Data records:

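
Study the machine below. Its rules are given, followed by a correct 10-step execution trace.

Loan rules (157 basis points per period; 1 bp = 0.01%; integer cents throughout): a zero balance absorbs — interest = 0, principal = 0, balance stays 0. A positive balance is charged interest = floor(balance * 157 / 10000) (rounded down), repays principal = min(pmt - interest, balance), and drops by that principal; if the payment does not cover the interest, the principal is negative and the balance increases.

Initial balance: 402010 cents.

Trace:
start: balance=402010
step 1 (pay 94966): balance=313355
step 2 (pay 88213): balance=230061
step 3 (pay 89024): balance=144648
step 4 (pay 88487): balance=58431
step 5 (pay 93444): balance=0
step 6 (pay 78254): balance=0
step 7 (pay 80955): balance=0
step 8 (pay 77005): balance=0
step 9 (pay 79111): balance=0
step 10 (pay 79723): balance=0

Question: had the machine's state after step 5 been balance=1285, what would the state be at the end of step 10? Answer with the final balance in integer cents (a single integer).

state after step 5 := balance=1285
step 6 (pay 78254): balance=0
step 7 (pay 80955): balance=0
step 8 (pay 77005): balance=0
step 9 (pay 79111): balance=0
step 10 (pay 79723): balance=0

0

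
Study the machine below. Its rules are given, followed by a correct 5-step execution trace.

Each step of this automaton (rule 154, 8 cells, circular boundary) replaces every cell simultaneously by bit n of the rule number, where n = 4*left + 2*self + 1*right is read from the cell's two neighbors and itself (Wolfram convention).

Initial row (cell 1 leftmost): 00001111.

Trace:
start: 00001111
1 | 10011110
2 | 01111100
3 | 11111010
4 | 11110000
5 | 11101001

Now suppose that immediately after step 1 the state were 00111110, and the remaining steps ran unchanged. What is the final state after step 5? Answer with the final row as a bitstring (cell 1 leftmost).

state after step 1 := 00111110
2 | 01111101
3 | 01111000
4 | 11110100
5 | 11100011

11100011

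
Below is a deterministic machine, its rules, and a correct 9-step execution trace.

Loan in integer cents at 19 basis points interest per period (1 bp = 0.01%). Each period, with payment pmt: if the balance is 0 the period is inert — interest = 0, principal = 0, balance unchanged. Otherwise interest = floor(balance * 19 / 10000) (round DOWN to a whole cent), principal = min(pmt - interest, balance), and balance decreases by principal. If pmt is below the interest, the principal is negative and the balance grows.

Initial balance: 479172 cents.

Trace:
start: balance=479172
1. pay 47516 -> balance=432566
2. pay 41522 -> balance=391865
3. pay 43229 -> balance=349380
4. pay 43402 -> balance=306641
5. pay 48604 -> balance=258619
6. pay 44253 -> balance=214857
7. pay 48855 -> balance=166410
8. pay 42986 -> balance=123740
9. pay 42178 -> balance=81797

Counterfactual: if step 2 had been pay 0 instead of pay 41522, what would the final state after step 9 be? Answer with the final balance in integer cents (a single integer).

(re-executing from step 2 with the substitution; state before step 2: balance=432566)
2. pay 0 -> balance=433387
3. pay 43229 -> balance=390981
4. pay 43402 -> balance=348321
5. pay 48604 -> balance=300378
6. pay 44253 -> balance=256695
7. pay 48855 -> balance=208327
8. pay 42986 -> balance=165736
9. pay 42178 -> balance=123872

123872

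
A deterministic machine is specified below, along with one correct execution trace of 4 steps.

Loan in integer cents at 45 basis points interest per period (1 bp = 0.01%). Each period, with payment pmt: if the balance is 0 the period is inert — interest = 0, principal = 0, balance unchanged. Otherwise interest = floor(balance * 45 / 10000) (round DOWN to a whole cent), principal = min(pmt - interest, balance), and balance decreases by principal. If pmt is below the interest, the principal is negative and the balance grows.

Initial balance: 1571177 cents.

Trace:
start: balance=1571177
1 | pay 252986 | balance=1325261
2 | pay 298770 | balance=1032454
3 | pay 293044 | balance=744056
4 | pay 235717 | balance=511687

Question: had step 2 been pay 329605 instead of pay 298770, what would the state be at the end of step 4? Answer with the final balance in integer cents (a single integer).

(re-executing from step 2 with the substitution; state before step 2: balance=1325261)
2 | pay 329605 | balance=1001619
3 | pay 293044 | balance=713082
4 | pay 235717 | balance=480573

480573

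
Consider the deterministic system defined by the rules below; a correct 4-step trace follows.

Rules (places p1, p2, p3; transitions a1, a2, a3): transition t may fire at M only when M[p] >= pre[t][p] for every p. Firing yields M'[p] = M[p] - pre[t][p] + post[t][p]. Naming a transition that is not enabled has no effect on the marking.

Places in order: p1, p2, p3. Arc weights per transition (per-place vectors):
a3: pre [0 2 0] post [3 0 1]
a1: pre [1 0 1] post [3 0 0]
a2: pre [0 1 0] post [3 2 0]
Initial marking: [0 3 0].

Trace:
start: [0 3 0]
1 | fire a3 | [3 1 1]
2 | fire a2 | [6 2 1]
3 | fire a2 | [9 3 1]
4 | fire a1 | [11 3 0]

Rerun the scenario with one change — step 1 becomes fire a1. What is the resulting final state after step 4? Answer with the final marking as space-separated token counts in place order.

6 5 0

(re-executing from step 1 with the substitution; state before step 1: [0 3 0])
1 | fire a1 | [0 3 0]
2 | fire a2 | [3 4 0]
3 | fire a2 | [6 5 0]
4 | fire a1 | [6 5 0]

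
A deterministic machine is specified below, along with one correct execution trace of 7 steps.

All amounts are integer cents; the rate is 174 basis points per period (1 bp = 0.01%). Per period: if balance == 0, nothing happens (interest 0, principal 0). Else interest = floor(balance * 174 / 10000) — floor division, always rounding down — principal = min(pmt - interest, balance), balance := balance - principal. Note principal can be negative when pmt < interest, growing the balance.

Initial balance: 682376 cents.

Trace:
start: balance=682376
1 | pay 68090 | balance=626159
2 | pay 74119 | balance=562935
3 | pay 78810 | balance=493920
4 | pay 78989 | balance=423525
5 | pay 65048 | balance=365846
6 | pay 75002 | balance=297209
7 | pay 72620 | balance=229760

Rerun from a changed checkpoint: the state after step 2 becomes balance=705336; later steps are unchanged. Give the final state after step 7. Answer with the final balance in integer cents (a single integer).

384989

state after step 2 := balance=705336
3 | pay 78810 | balance=638798
4 | pay 78989 | balance=570924
5 | pay 65048 | balance=515810
6 | pay 75002 | balance=449783
7 | pay 72620 | balance=384989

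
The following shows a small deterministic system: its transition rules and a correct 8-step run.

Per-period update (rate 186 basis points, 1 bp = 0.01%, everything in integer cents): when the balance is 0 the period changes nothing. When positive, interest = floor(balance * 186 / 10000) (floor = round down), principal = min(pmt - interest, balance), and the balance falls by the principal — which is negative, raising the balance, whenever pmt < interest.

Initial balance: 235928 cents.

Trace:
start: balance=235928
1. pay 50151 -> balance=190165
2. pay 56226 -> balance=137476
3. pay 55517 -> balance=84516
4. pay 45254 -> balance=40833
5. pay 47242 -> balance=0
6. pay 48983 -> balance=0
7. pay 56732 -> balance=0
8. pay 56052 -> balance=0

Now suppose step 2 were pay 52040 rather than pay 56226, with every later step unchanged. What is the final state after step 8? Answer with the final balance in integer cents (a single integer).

(re-executing from step 2 with the substitution; state before step 2: balance=190165)
2. pay 52040 -> balance=141662
3. pay 55517 -> balance=88779
4. pay 45254 -> balance=45176
5. pay 47242 -> balance=0
6. pay 48983 -> balance=0
7. pay 56732 -> balance=0
8. pay 56052 -> balance=0

0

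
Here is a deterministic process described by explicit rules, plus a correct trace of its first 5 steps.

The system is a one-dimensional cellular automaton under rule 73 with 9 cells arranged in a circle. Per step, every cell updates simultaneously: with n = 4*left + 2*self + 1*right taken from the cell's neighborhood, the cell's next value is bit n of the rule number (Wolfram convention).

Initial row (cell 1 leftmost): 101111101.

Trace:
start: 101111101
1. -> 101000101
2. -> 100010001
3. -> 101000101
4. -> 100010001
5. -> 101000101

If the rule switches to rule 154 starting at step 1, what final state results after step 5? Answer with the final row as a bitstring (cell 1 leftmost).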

What you need to do:
From the entries above, return exactly the line containing "a3: pre [0 2 0] post [3 0 1]", the line containing "4 | fire a1 | [11 3 0]", and all lines between, and nothing else.

Exercise answer:
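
a3: pre [0 2 0] post [3 0 1]
a1: pre [1 0 1] post [3 0 0]
a2: pre [0 1 0] post [3 2 0]
Initial marking: [0 3 0].

Trace:
start: [0 3 0]
1 | fire a3 | [3 1 1]
2 | fire a2 | [6 2 1]
3 | fire a2 | [9 3 1]
4 | fire a1 | [11 3 0]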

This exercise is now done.